Records from a data source
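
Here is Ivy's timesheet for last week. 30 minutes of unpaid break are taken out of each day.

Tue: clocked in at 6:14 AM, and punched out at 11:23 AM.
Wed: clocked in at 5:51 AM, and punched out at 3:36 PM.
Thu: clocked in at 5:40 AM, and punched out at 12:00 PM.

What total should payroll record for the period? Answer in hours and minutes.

Tue: 6:14 AM–11:23 AM = 5 h 9 min; less 30 min break → 4 h 39 min
Wed: 5:51 AM–3:36 PM = 9 h 45 min; less 30 min break → 9 h 15 min
Thu: 5:40 AM–12:00 PM = 6 h 20 min; less 30 min break → 5 h 50 min
Total: 4 h 39 min + 9 h 15 min + 5 h 50 min = 19 h 44 min.

19 h 44 min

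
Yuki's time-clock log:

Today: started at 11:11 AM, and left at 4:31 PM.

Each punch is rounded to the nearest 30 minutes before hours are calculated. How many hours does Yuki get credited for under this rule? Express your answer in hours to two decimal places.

5.50 hours

Today: in 11:11 AM→11:00 AM, out 4:31 PM→4:30 PM; 5 h 30 min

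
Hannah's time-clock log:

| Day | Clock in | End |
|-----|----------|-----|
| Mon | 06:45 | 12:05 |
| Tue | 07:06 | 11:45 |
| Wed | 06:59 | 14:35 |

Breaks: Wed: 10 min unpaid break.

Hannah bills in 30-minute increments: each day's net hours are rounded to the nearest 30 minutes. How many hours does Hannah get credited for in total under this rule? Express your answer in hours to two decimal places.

Mon: 06:45–12:05 = 5 h 20 min → rounds to 5 h 30 min
Tue: 07:06–11:45 = 4 h 39 min → rounds to 4 h 30 min
Wed: 06:59–14:35 = 7 h 36 min − 10 min = 7 h 26 min → rounds to 7 h 30 min
Total credited: 17 h 30 min.

17.50 hours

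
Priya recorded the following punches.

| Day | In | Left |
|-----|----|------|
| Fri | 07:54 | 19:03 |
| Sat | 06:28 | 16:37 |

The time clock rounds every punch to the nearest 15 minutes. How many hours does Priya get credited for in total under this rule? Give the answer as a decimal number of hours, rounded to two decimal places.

Fri: in 07:54→08:00, out 19:03→19:00; 11 h 0 min
Sat: in 06:28→06:30, out 16:37→16:30; 10 h 0 min
Total credited: 21 h 0 min.

21.00 hours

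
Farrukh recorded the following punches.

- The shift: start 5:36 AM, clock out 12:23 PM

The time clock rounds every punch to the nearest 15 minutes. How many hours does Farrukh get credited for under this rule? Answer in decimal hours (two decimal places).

The shift: in 5:36 AM→5:30 AM, out 12:23 PM→12:30 PM; 7 h 0 min

7.00 hours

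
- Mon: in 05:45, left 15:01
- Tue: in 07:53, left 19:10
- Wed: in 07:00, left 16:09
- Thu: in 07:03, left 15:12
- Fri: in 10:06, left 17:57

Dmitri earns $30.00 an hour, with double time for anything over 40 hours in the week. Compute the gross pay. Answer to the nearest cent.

$1542.00

Mon: 05:45–15:01 = 9 h 16 min
Tue: 07:53–19:10 = 11 h 17 min
Wed: 07:00–16:09 = 9 h 9 min
Thu: 07:03–15:12 = 8 h 9 min
Fri: 10:06–17:57 = 7 h 51 min
Total worked: 45 h 42 min = 2742 min.
Regular 40 h 0 min = 2400 min at $30.00/h; overtime 5 h 42 min = 342 min at $60.00/h.
Pay = (2400 × $30.00 + 342 × $60.00) ÷ 60 = $1542.00.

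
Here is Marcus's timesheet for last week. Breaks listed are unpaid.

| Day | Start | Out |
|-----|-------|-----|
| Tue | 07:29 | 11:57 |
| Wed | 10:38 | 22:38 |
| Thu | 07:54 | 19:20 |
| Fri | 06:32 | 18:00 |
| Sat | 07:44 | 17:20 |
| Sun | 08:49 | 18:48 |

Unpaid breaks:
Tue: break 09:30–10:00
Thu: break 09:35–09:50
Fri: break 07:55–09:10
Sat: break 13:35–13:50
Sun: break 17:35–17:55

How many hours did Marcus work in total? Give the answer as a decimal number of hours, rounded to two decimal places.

56.37 hours

Tue: 07:29–11:57 = 4 h 28 min; less 30 min break → 3 h 58 min
Wed: 10:38–22:38 = 12 h 0 min
Thu: 07:54–19:20 = 11 h 26 min; less 15 min break → 11 h 11 min
Fri: 06:32–18:00 = 11 h 28 min; less 75 min break → 10 h 13 min
Sat: 07:44–17:20 = 9 h 36 min; less 15 min break → 9 h 21 min
Sun: 08:49–18:48 = 9 h 59 min; less 20 min break → 9 h 39 min
Total: 3 h 58 min + 12 h 0 min + 11 h 11 min + 10 h 13 min + 9 h 21 min + 9 h 39 min = 56 h 22 min.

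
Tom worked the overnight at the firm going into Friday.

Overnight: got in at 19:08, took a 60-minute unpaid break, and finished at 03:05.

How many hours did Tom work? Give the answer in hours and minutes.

6 h 57 min

Overnight: 19:08 → midnight = 4 h 52 min; midnight → 03:05 = 3 h 5 min; span 7 h 57 min; less 60 min break → 6 h 57 min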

TO DO
Retype every line up to and including the one that contains "Breaks: Wed: 10 min unpaid break.", beginning at the first line of the records, with no edits.

WRITTEN REPLY
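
Here is Ivy's timesheet for last week. 30 minutes of unpaid break are taken out of each day.

Tue: clocked in at 6:14 AM, and punched out at 11:23 AM.
Wed: clocked in at 5:51 AM, and punched out at 3:36 PM.
Thu: clocked in at 5:40 AM, and punched out at 12:00 PM.

What total should payroll record for the period? Answer in hours and minutes.

Tue: 6:14 AM–11:23 AM = 5 h 9 min; less 30 min break → 4 h 39 min
Wed: 5:51 AM–3:36 PM = 9 h 45 min; less 30 min break → 9 h 15 min
Thu: 5:40 AM–12:00 PM = 6 h 20 min; less 30 min break → 5 h 50 min
Total: 4 h 39 min + 9 h 15 min + 5 h 50 min = 19 h 44 min.

19 h 44 min

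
Yuki's time-clock log:

Today: started at 11:11 AM, and left at 4:31 PM.

Each punch is rounded to the nearest 30 minutes before hours are calculated. How many hours does Yuki get credited for under this rule? Express your answer in hours to two decimal places.

5.50 hours

Today: in 11:11 AM→11:00 AM, out 4:31 PM→4:30 PM; 5 h 30 min

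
Hannah's time-clock log:

| Day | Clock in | End |
|-----|----------|-----|
| Mon | 06:45 | 12:05 |
| Tue | 07:06 | 11:45 |
| Wed | 06:59 | 14:35 |

Breaks: Wed: 10 min unpaid break.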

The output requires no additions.